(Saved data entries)
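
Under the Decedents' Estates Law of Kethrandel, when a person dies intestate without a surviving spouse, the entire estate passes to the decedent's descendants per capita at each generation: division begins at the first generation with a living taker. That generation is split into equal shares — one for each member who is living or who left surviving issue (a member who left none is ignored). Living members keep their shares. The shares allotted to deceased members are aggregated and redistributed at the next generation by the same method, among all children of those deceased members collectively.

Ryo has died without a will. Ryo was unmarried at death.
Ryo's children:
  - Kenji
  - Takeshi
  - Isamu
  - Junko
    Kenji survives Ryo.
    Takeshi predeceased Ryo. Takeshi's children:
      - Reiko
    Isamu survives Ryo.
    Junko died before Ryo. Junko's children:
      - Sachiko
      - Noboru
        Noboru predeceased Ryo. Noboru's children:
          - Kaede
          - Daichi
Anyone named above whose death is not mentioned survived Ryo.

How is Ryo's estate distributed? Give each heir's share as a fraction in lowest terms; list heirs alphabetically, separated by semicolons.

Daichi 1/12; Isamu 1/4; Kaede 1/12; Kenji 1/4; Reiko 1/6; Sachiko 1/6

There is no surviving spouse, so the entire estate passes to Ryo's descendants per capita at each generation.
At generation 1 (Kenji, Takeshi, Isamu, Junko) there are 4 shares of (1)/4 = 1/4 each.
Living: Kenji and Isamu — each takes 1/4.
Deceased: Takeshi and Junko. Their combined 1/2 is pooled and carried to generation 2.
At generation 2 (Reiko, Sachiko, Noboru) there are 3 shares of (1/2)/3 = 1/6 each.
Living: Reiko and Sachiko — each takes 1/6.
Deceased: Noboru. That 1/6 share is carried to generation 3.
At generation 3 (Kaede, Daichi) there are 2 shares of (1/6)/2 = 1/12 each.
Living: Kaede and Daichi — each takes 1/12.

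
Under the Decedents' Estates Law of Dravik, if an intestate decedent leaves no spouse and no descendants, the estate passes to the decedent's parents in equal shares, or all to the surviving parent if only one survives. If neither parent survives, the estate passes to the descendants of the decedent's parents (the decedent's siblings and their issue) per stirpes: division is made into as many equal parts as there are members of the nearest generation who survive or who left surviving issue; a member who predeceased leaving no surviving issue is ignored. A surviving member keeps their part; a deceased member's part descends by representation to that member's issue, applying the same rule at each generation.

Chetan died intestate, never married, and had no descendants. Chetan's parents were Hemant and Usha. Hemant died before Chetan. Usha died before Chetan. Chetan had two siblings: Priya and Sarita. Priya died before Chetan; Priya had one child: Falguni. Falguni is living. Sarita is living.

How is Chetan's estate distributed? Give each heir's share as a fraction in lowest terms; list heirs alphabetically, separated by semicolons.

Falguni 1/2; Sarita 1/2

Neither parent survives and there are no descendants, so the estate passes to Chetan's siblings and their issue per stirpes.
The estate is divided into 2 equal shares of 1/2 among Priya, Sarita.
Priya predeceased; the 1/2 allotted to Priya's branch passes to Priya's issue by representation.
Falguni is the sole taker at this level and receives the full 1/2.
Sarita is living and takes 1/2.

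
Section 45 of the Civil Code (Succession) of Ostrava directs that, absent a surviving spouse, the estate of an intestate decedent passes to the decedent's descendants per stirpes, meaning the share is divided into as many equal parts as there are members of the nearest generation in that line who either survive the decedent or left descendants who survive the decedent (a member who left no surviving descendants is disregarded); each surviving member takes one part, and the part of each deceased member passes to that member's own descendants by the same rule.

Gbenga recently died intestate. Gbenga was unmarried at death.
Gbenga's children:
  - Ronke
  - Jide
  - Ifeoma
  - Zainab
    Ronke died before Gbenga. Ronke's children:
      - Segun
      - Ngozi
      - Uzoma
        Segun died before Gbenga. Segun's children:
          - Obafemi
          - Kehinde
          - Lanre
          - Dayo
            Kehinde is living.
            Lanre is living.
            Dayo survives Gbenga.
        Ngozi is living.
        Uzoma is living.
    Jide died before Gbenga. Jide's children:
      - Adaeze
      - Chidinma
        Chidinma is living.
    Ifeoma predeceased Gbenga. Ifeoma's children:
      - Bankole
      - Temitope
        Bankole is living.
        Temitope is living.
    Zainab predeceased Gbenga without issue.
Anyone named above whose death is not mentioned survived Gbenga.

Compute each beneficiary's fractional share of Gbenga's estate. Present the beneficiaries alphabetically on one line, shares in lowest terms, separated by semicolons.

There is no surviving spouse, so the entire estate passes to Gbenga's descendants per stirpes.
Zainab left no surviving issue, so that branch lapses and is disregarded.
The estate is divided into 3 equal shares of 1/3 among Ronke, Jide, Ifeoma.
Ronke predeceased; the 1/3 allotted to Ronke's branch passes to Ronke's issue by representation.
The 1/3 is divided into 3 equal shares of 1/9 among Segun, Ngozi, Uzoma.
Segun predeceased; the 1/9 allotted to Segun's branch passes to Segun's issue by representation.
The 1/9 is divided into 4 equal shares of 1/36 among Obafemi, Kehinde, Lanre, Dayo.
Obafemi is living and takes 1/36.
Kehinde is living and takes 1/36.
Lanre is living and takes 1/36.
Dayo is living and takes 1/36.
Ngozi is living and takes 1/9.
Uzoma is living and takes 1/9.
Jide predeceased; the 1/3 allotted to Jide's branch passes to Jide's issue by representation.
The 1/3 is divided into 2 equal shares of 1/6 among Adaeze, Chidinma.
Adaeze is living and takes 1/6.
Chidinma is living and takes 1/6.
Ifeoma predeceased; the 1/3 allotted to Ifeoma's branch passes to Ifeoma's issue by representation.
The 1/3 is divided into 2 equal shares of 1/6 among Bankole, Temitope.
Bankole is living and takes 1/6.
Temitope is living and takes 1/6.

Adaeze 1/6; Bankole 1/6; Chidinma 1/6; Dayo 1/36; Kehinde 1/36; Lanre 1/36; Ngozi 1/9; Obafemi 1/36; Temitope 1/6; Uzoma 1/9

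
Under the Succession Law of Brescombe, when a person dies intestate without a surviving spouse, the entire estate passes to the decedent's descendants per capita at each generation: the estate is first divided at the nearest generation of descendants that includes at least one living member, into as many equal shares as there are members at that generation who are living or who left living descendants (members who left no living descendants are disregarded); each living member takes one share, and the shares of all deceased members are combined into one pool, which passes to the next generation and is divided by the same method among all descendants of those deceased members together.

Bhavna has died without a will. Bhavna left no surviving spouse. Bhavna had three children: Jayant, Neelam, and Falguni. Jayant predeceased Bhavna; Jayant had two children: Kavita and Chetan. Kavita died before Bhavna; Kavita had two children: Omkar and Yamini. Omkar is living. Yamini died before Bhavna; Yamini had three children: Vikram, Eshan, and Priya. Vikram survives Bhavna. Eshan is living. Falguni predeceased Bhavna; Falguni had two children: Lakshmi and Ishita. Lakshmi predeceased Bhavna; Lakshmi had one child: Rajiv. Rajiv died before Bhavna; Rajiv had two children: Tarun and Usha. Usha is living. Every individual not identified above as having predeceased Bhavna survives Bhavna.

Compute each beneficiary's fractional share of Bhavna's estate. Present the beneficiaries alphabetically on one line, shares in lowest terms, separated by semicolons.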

§ **EXERCISE BRIEF**
What lines hold the string "above"? Pick them out of the data.

§ **YOUR RESPONSE**
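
Anyone named above whose death is not mentioned survived Ryo.
Anyone named above whose death is not mentioned survived Gbenga.
Bhavna has died without a will. Bhavna left no surviving spouse. Bhavna had three children: Jayant, Neelam, and Falguni. Jayant predeceased Bhavna; Jayant had two children: Kavita and Chetan. Kavita died before Bhavna; Kavita had two children: Omkar and Yamini. Omkar is living. Yamini died before Bhavna; Yamini had three children: Vikram, Eshan, and Priya. Vikram survives Bhavna. Eshan is living. Falguni predeceased Bhavna; Falguni had two children: Lakshmi and Ishita. Lakshmi predeceased Bhavna; Lakshmi had one child: Rajiv. Rajiv died before Bhavna; Rajiv had two children: Tarun and Usha. Usha is living. Every individual not identified above as having predeceased Bhavna survives Bhavna.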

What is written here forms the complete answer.